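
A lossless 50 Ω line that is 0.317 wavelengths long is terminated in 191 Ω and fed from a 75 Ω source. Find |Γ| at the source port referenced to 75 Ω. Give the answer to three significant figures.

βl = 2π × 0.317 = 114°
tan(βl) = -2.23
Z_in = Z_0·(Z_L + jZ_0·tanβl)/(Z_0 + jZ_L·tanβl) = 15.5 + j20.6 Ω
Γ_s = (Z_in − Z_s)/(Z_in + Z_s) = (-59.5 + j20.6)/(90.5 + j20.6), |Γ_s| = 0.678

|Γ| ≈ 0.678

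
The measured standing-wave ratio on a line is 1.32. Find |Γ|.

|Γ| ≈ 0.138

|Γ| = (S − 1)/(S + 1) = (1.32 − 1)/(1.32 + 1) = 0.32/2.32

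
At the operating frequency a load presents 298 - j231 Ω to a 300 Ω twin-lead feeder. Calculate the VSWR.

VSWR ≈ 2.13

Γ = (Z_L − Z_0)/(Z_L + Z_0) = (-2 − j231)/(598 − j231)
|Γ| = 231/641 = 0.36
VSWR = (1 + |Γ|)/(1 − |Γ|) = 1.36/0.64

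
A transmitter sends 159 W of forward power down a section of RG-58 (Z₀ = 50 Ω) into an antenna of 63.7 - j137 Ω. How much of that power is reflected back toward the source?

P_reflected ≈ 95.1 W

|Γ| = |(13.7 − j137)/(113.7 − j137)| = 0.773
|Γ|² = 0.598
P_refl = |Γ|²·P_inc = 95.1 W, P_del = (1 − |Γ|²)·P_inc = 63.9 W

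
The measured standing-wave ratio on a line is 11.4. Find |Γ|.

|Γ| = (S − 1)/(S + 1) = (11.4 − 1)/(11.4 + 1) = 10.4/12.4

|Γ| ≈ 0.839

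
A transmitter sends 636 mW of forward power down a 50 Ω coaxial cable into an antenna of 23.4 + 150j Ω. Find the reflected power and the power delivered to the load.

|Γ| = |(-26.6 + j150)/(73.4 + j150)| = 0.912
|Γ|² = 0.832
P_refl = |Γ|²·P_inc = 529 mW, P_del = (1 − |Γ|²)·P_inc = 107 mW

P_reflected ≈ 529 mW; P_delivered ≈ 107 mW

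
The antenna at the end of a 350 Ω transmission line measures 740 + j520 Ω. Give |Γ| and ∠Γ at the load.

Γ ≈ 0.538 ∠ 27.6°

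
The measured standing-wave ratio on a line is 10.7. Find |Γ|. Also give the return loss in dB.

|Γ| ≈ 0.829; return loss ≈ 1.63 dB

|Γ| = (S − 1)/(S + 1) = (10.7 − 1)/(10.7 + 1) = 9.7/11.7
RL = −20·log₁₀|Γ| = −20·log₁₀(0.829)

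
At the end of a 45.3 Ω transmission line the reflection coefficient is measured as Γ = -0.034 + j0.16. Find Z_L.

Z_L ≈ 40.3 + j13.2 Ω

Z_L = Z_0·(1 + Γ)/(1 − Γ) = 45.3·(0.966 + j0.16)/(1.03 − j0.16)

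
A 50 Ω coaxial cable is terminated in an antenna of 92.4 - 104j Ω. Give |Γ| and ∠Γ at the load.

Γ ≈ 0.637 ∠ -31.7°

Γ = (Z_L − Z_0)/(Z_L + Z_0) = (42.4 − j104)/(142.4 − j104)
|Γ| = 112/176 = 0.637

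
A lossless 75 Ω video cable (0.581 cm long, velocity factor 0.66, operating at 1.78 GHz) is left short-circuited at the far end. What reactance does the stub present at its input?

λ = v/f = 0.66·c / 1.78 GHz = 0.111 m
βl = 2π·l/λ = 2π × 0.0522 = 18.8°
tan(βl) = 0.34
For a short-circuited stub, Z_in = jZ_0·tan(βl)

X_in ≈ 25.5 Ω (inductive)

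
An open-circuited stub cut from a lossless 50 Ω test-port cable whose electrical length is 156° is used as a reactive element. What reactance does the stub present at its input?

X_in ≈ 112 Ω (inductive)

tan(βl) = -0.445
For an open-circuited stub, Z_in = −jZ_0·cot(βl) = −jZ_0/tan(βl)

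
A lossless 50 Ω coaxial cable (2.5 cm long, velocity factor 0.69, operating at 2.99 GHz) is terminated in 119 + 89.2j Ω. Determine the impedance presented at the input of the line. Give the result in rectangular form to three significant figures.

λ = v/f = 0.69·c / 2.99 GHz = 0.0692 m
βl = 2π·l/λ = 2π × 0.361 = 130°
tan(βl) = tan(130°) = -1.19
Z_in = Z_0·(Z_L + jZ_0·tanβl)/(Z_0 + jZ_L·tanβl)
     = 50·(119 + j29.6)/(156 − j142)

Z_in ≈ 16.2 + j24.1 Ω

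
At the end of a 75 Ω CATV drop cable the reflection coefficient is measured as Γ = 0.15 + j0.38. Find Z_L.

Z_L = Z_0·(1 + Γ)/(1 − Γ) = 75·(1.15 + j0.38)/(0.85 − j0.38)

Z_L ≈ 72.1 + j65.8 Ω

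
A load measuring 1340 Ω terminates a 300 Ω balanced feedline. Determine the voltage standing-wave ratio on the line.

VSWR ≈ 4.47

Γ = (1340 − 300)/(1340 + 300) = 0.634
VSWR = (1 + 0.634)/(1 − 0.634)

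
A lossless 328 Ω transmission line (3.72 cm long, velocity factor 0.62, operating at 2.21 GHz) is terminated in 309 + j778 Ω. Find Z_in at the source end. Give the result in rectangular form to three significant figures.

Z_in ≈ 94.2 + j361 Ω

λ = v/f = 0.62·c / 2.21 GHz = 0.0842 m
βl = 2π·l/λ = 2π × 0.442 = 159°
tan(βl) = tan(159°) = -0.381
Z_in = Z_0·(Z_L + jZ_0·tanβl)/(Z_0 + jZ_L·tanβl)
     = 328·(309 + j653)/(625 − j118)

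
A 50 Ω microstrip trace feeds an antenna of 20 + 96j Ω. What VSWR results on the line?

VSWR ≈ 12

Γ = (Z_L − Z_0)/(Z_L + Z_0) = (-30 + j96)/(70 + j96)
|Γ| = 101/119 = 0.847
VSWR = (1 + |Γ|)/(1 − |Γ|) = 1.85/0.153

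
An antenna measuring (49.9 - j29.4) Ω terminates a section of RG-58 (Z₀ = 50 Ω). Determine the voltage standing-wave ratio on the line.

VSWR ≈ 1.79

Γ = (Z_L − Z_0)/(Z_L + Z_0) = (-0.1 − j29.4)/(99.9 − j29.4)
|Γ| = 29.4/104 = 0.282
VSWR = (1 + |Γ|)/(1 − |Γ|) = 1.28/0.718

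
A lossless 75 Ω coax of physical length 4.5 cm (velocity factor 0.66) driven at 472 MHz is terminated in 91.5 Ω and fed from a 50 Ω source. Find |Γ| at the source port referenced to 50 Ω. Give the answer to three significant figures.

λ = v/f = 0.66·c / 472 MHz = 0.419 m
βl = 2π·l/λ = 2π × 0.107 = 38.6°
tan(βl) = 0.799
Z_in = Z_0·(Z_L + jZ_0·tanβl)/(Z_0 + jZ_L·tanβl) = 76.9 − j15 Ω
Γ_s = (Z_in − Z_s)/(Z_in + Z_s) = (26.9 − j15)/(127 − j15), |Γ_s| = 0.241

|Γ| ≈ 0.241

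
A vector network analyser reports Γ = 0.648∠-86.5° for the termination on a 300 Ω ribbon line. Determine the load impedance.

Z_L = Z_0·(1 + Γ)/(1 − Γ) = 300·(1.04 − j0.647)/(0.96 + j0.647)

Z_L ≈ 130 − j289 Ω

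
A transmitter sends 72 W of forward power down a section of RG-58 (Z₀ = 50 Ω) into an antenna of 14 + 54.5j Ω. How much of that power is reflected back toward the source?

P_reflected ≈ 43.5 W

|Γ| = |(-36 + j54.5)/(64 + j54.5)| = 0.777
|Γ|² = 0.604
P_refl = |Γ|²·P_inc = 43.5 W, P_del = (1 − |Γ|²)·P_inc = 28.5 W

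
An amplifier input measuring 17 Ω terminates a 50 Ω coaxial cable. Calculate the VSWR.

Γ = (17 − 50)/(17 + 50) = -0.493
VSWR = (1 + 0.493)/(1 − 0.493)

VSWR ≈ 2.94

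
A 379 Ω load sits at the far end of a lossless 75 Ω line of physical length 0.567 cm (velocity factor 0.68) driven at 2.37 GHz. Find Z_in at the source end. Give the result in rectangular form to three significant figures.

Z_in ≈ 76.3 − j136 Ω

λ = v/f = 0.68·c / 2.37 GHz = 0.0861 m
βl = 2π·l/λ = 2π × 0.0659 = 23.7°
tan(βl) = tan(23.7°) = 0.439
Z_in = Z_0·(Z_L + jZ_0·tanβl)/(Z_0 + jZ_L·tanβl)
     = 75·(379 + j32.9)/(75 + j166)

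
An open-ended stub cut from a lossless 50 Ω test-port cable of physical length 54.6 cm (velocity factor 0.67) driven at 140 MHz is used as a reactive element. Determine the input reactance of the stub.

X_in ≈ 53.4 Ω (inductive)

λ = v/f = 0.67·c / 140 MHz = 1.44 m
βl = 2π·l/λ = 2π × 0.38 = 137°
tan(βl) = -0.936
For an open-ended stub, Z_in = −jZ_0·cot(βl) = −jZ_0/tan(βl)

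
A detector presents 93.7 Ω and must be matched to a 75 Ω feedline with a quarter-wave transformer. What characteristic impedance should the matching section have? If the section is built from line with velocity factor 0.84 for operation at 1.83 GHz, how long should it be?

Z_qwt = √(Z_0·R_L) = √(75 × 93.7) = √7028
λ = 0.84·c/f = 0.138 m, so l = λ/4 = 0.0344 m

Z_qwt ≈ 83.8 Ω; length ≈ 3.44 cm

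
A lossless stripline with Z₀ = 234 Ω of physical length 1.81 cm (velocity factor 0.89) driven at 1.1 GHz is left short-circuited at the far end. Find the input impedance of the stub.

λ = v/f = 0.89·c / 1.1 GHz = 0.243 m
βl = 2π·l/λ = 2π × 0.0746 = 26.8°
tan(βl) = 0.506
For a short-circuited stub, Z_in = jZ_0·tan(βl)

Z_in ≈ +j118 Ω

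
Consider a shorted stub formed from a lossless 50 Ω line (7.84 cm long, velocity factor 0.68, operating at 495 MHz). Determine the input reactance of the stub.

X_in ≈ 127 Ω (inductive)

λ = v/f = 0.68·c / 495 MHz = 0.412 m
βl = 2π·l/λ = 2π × 0.19 = 68.5°
tan(βl) = 2.54
For a shorted stub, Z_in = jZ_0·tan(βl)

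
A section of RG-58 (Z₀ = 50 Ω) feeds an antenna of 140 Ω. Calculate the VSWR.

Γ = (140 − 50)/(140 + 50) = 0.474
VSWR = (1 + 0.474)/(1 − 0.474)

VSWR ≈ 2.8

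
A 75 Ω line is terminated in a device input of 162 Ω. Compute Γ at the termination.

Γ = 0.367

Γ = (Z_L − Z_0)/(Z_L + Z_0) = (162 − 75)/(162 + 75) = 87/237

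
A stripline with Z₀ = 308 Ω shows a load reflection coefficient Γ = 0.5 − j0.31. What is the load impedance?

Z_L ≈ 582 − j552 Ω

Z_L = Z_0·(1 + Γ)/(1 − Γ) = 308·(1.5 − j0.31)/(0.5 + j0.31)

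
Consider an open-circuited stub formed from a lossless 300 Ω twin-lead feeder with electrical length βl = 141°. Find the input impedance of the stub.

tan(βl) = -0.81
For an open-circuited stub, Z_in = −jZ_0·cot(βl) = −jZ_0/tan(βl)

Z_in ≈ +j370 Ω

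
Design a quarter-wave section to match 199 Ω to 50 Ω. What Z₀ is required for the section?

Z_qwt ≈ 99.7 Ω

Z_qwt = √(Z_0·R_L) = √(50 × 199) = √9950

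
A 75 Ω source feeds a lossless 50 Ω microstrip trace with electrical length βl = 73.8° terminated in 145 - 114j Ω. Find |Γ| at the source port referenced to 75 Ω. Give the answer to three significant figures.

|Γ| ≈ 0.756

tan(βl) = 3.44
Z_in = Z_0·(Z_L + jZ_0·tanβl)/(Z_0 + jZ_L·tanβl) = 10.5 − j5.25 Ω
Γ_s = (Z_in − Z_s)/(Z_in + Z_s) = (-64.5 − j5.25)/(85.5 − j5.25), |Γ_s| = 0.756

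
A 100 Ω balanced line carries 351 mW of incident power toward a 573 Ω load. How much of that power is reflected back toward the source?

P_reflected ≈ 173 mW

Γ = (573 − 100)/(573 + 100) = 0.703
|Γ|² = 0.494
P_refl = |Γ|²·P_inc = 173 mW, P_del = (1 − |Γ|²)·P_inc = 178 mW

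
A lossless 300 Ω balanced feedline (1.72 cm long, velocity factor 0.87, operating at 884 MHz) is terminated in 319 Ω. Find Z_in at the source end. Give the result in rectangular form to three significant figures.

λ = v/f = 0.87·c / 884 MHz = 0.295 m
βl = 2π·l/λ = 2π × 0.0583 = 21°
tan(βl) = tan(21°) = 0.383
Z_in = Z_0·(Z_L + jZ_0·tanβl)/(Z_0 + jZ_L·tanβl)
     = 300·(319 + j115)/(300 + j122)

Z_in ≈ 314 − j12.9 Ω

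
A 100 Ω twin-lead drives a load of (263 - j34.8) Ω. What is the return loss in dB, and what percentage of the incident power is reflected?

Γ = (163 − j34.8)/(363 − j34.8), |Γ| = 0.457
RL = −20·log₁₀(0.457) = 6.8 dB
P_refl/P_inc = |Γ|² = 0.209

RL ≈ 6.8 dB; 20.9% of incident power reflected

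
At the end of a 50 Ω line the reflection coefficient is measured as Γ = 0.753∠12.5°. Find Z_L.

Z_L = Z_0·(1 + Γ)/(1 − Γ) = 50·(1.74 + j0.163)/(0.265 − j0.163)

Z_L ≈ 224 + j169 Ω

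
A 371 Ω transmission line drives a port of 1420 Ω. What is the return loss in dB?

Γ = (1420 − 371)/(1420 + 371) = 0.586
RL = −20·log₁₀|Γ| = −20·log₁₀(0.586)

RL ≈ 4.65 dB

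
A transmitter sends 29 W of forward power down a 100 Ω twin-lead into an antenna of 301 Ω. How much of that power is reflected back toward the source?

P_reflected ≈ 7.29 W

Γ = (301 − 100)/(301 + 100) = 0.501
|Γ|² = 0.251
P_refl = |Γ|²·P_inc = 7.29 W, P_del = (1 − |Γ|²)·P_inc = 21.7 W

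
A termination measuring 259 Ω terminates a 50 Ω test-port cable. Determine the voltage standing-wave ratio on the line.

For a purely resistive load, VSWR = R_L/Z_0 or Z_0/R_L (whichever > 1) = 259/50

VSWR ≈ 5.18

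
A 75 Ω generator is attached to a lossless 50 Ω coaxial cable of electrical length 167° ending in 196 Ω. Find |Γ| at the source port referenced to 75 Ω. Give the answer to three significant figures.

tan(βl) = -0.231
Z_in = Z_0·(Z_L + jZ_0·tanβl)/(Z_0 + jZ_L·tanβl) = 113 + j91.2 Ω
Γ_s = (Z_in − Z_s)/(Z_in + Z_s) = (38.5 + j91.2)/(188 + j91.2), |Γ_s| = 0.473

|Γ| ≈ 0.473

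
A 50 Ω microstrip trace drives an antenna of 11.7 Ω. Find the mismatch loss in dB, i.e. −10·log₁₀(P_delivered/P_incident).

Γ = (11.7 − 50)/(11.7 + 50) = -0.621
|Γ|² = 0.385, so P_del/P_inc = 1 − |Γ|² = 0.615
ML = −10·log₁₀(1 − |Γ|²)

mismatch loss ≈ 2.11 dB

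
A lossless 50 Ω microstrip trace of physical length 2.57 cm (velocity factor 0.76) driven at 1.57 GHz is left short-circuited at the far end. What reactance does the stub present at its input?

X_in ≈ 101 Ω (inductive)

λ = v/f = 0.76·c / 1.57 GHz = 0.145 m
βl = 2π·l/λ = 2π × 0.177 = 63.7°
tan(βl) = 2.02
For a short-circuited stub, Z_in = jZ_0·tan(βl)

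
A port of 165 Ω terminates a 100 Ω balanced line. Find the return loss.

RL ≈ 12.2 dB

Γ = (165 − 100)/(165 + 100) = 0.245
RL = −20·log₁₀|Γ| = −20·log₁₀(0.245)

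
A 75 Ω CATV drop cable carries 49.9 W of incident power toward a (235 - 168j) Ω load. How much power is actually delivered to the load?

|Γ| = |(160 − j168)/(310 − j168)| = 0.658
|Γ|² = 0.433
P_refl = |Γ|²·P_inc = 21.6 W, P_del = (1 − |Γ|²)·P_inc = 28.3 W

P_delivered ≈ 28.3 W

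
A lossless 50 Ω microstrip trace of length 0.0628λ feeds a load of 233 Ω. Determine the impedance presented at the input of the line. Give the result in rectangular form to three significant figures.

Z_in ≈ 57.4 − j90.5 Ω

βl = 2π × 0.0628 = 22.6°
tan(βl) = tan(22.6°) = 0.416
Z_in = Z_0·(Z_L + jZ_0·tanβl)/(Z_0 + jZ_L·tanβl)
     = 50·(233 + j20.8)/(50 + j97)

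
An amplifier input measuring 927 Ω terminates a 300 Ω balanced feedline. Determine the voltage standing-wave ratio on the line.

VSWR ≈ 3.09

For a purely resistive load, VSWR = R_L/Z_0 or Z_0/R_L (whichever > 1) = 927/300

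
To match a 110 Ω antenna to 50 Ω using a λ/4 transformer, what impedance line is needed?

Z_qwt ≈ 74.2 Ω

Z_qwt = √(Z_0·R_L) = √(50 × 110) = √5500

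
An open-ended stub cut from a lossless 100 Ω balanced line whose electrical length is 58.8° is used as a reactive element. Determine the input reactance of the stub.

tan(βl) = 1.65
For an open-ended stub, Z_in = −jZ_0·cot(βl) = −jZ_0/tan(βl)

X_in ≈ -60.6 Ω (capacitive)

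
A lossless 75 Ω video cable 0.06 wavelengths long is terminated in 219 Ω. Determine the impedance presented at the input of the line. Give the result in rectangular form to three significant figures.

βl = 2π × 0.06 = 21.6°
tan(βl) = tan(21.6°) = 0.396
Z_in = Z_0·(Z_L + jZ_0·tanβl)/(Z_0 + jZ_L·tanβl)
     = 75·(219 + j29.7)/(75 + j86.7)

Z_in ≈ 108 − j95.6 Ω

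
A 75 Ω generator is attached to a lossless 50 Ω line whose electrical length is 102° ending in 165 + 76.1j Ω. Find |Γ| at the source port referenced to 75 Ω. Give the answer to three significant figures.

tan(βl) = -4.7
Z_in = Z_0·(Z_L + jZ_0·tanβl)/(Z_0 + jZ_L·tanβl) = 12.4 + j4.11 Ω
Γ_s = (Z_in − Z_s)/(Z_in + Z_s) = (-62.6 + j4.11)/(87.4 + j4.11), |Γ_s| = 0.717

|Γ| ≈ 0.717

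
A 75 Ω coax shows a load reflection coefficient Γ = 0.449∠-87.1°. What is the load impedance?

Z_L = Z_0·(1 + Γ)/(1 − Γ) = 75·(1.02 − j0.448)/(0.977 + j0.448)

Z_L ≈ 51.8 − j58.2 Ω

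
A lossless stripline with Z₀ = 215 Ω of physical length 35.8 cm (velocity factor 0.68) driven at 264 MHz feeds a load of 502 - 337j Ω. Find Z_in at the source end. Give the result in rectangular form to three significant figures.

Z_in ≈ 757 + j43.4 Ω

λ = v/f = 0.68·c / 264 MHz = 0.773 m
βl = 2π·l/λ = 2π × 0.463 = 167°
tan(βl) = tan(167°) = -0.235
Z_in = Z_0·(Z_L + jZ_0·tanβl)/(Z_0 + jZ_L·tanβl)
     = 215·(502 − j387)/(136 − j118)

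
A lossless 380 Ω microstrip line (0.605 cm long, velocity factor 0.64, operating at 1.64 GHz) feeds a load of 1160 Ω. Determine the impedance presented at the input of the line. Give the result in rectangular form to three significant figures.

λ = v/f = 0.64·c / 1.64 GHz = 0.117 m
βl = 2π·l/λ = 2π × 0.0517 = 18.6°
tan(βl) = tan(18.6°) = 0.337
Z_in = Z_0·(Z_L + jZ_0·tanβl)/(Z_0 + jZ_L·tanβl)
     = 380·(1160 + j128)/(380 + j390)

Z_in ≈ 628 − j518 Ω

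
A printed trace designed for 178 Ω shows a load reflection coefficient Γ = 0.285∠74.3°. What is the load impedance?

Z_L ≈ 176 + j105 Ω

Z_L = Z_0·(1 + Γ)/(1 − Γ) = 178·(1.08 + j0.274)/(0.923 − j0.274)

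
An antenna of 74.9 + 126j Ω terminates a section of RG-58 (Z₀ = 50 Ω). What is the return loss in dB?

RL ≈ 2.81 dB

Γ = (24.9 + j126)/(124.9 + j126), |Γ| = 0.724
RL = −20·log₁₀|Γ| = −20·log₁₀(0.724)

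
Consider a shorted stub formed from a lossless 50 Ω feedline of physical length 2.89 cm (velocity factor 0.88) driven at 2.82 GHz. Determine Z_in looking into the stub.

Z_in ≈ −j129 Ω

λ = v/f = 0.88·c / 2.82 GHz = 0.0936 m
βl = 2π·l/λ = 2π × 0.309 = 111°
tan(βl) = -2.59
For a shorted stub, Z_in = jZ_0·tan(βl)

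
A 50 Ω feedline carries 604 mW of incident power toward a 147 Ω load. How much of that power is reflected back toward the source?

Γ = (147 − 50)/(147 + 50) = 0.492
|Γ|² = 0.242
P_refl = |Γ|²·P_inc = 146 mW, P_del = (1 − |Γ|²)·P_inc = 458 mW

P_reflected ≈ 146 mW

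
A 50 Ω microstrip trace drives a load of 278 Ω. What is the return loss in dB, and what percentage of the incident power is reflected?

Γ = (278 − 50)/(278 + 50) = 0.695
RL = −20·log₁₀(0.695) = 3.16 dB
P_refl/P_inc = |Γ|² = 0.483

RL ≈ 3.16 dB; 48.3% of incident power reflected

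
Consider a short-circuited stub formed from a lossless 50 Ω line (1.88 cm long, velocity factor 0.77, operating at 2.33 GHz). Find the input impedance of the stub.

λ = v/f = 0.77·c / 2.33 GHz = 0.0991 m
βl = 2π·l/λ = 2π × 0.19 = 68.3°
tan(βl) = 2.51
For a short-circuited stub, Z_in = jZ_0·tan(βl)

Z_in ≈ +j125 Ω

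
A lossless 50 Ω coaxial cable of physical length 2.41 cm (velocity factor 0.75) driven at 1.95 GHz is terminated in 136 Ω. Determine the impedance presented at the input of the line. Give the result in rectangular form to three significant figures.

Z_in ≈ 19.5 − j11.3 Ω

λ = v/f = 0.75·c / 1.95 GHz = 0.115 m
βl = 2π·l/λ = 2π × 0.209 = 75.2°
tan(βl) = tan(75.2°) = 3.78
Z_in = Z_0·(Z_L + jZ_0·tanβl)/(Z_0 + jZ_L·tanβl)
     = 50·(136 + j189)/(50 + j514)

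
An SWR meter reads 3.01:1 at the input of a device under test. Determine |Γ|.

|Γ| = (S − 1)/(S + 1) = (3.01 − 1)/(3.01 + 1) = 2.01/4.01

|Γ| ≈ 0.501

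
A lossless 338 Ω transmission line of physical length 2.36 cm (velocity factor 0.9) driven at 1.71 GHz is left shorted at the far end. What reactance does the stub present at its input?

X_in ≈ 462 Ω (inductive)

λ = v/f = 0.9·c / 1.71 GHz = 0.158 m
βl = 2π·l/λ = 2π × 0.149 = 53.8°
tan(βl) = 1.37
For a shorted stub, Z_in = jZ_0·tan(βl)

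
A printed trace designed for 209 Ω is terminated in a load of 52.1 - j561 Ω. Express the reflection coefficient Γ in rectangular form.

Γ ≈ 0.715 − j0.612

Γ = (Z_L − Z_0)/(Z_L + Z_0) = (-156.9 − j561)/(261.1 − j561)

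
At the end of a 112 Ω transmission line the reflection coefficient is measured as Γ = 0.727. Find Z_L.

Z_L = Z_0·(1 + Γ)/(1 − Γ) = 112·(1.73)/(0.273)

Z_L ≈ 709 Ω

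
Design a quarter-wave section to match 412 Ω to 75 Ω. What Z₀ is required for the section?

Z_qwt = √(Z_0·R_L) = √(75 × 412) = √30900

Z_qwt ≈ 176 Ω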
════════════════
> YOUR TASK: The response should contain only a verbatim copy of the lines from the line with "At the end of a 112" to the final line of the records.

> THE COMPLETED TASK:
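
At the end of a 112 Ω transmission line the reflection coefficient is measured as Γ = 0.727. Find Z_L.

Z_L = Z_0·(1 + Γ)/(1 − Γ) = 112·(1.73)/(0.273)

Z_L ≈ 709 Ω

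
Design a quarter-wave section to match 412 Ω to 75 Ω. What Z₀ is required for the section?

Z_qwt = √(Z_0·R_L) = √(75 × 412) = √30900

Z_qwt ≈ 176 Ω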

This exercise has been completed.